#### WORK INSTRUCTIONS
Write out the data below exactly, from its first line to the line containing "Let a = -4162555349901/15180050", that line included.

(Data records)
....................

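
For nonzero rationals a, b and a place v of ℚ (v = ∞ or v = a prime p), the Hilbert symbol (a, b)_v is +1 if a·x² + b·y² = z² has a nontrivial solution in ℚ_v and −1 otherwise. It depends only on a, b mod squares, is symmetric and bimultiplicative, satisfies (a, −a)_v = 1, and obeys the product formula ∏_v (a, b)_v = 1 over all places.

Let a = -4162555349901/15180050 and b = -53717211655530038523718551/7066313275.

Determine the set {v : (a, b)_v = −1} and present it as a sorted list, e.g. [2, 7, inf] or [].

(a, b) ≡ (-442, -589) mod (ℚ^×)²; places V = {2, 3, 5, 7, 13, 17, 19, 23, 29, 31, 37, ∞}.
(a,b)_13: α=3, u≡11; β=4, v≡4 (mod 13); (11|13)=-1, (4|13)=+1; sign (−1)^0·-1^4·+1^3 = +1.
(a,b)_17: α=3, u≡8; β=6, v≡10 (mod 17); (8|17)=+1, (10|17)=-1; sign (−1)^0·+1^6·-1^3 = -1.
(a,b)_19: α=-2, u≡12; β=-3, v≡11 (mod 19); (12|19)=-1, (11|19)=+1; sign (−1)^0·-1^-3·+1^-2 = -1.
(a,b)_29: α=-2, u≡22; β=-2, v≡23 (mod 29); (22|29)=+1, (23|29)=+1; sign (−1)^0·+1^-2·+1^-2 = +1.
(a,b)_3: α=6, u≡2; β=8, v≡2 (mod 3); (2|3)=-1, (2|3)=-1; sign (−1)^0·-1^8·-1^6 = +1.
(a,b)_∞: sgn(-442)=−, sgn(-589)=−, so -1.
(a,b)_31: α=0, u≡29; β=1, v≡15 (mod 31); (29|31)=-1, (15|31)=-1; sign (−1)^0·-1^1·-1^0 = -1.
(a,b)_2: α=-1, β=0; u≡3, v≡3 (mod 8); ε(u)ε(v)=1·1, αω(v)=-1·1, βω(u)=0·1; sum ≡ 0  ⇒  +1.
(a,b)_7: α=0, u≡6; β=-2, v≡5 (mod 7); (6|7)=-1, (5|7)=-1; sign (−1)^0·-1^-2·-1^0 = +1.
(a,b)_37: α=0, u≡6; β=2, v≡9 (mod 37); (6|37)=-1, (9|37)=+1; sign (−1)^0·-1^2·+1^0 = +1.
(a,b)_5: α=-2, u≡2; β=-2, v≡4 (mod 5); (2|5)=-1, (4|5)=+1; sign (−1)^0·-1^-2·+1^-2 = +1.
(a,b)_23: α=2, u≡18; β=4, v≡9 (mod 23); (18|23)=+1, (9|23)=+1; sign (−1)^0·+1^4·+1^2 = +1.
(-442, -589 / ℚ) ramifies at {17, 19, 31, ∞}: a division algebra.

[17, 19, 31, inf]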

....................

#### ANSWER TO THIS TASK
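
For nonzero rationals a, b and a place v of ℚ (v = ∞ or v = a prime p), the Hilbert symbol (a, b)_v is +1 if a·x² + b·y² = z² has a nontrivial solution in ℚ_v and −1 otherwise. It depends only on a, b mod squares, is symmetric and bimultiplicative, satisfies (a, −a)_v = 1, and obeys the product formula ∏_v (a, b)_v = 1 over all places.

Let a = -4162555349901/15180050 and b = -53717211655530038523718551/7066313275.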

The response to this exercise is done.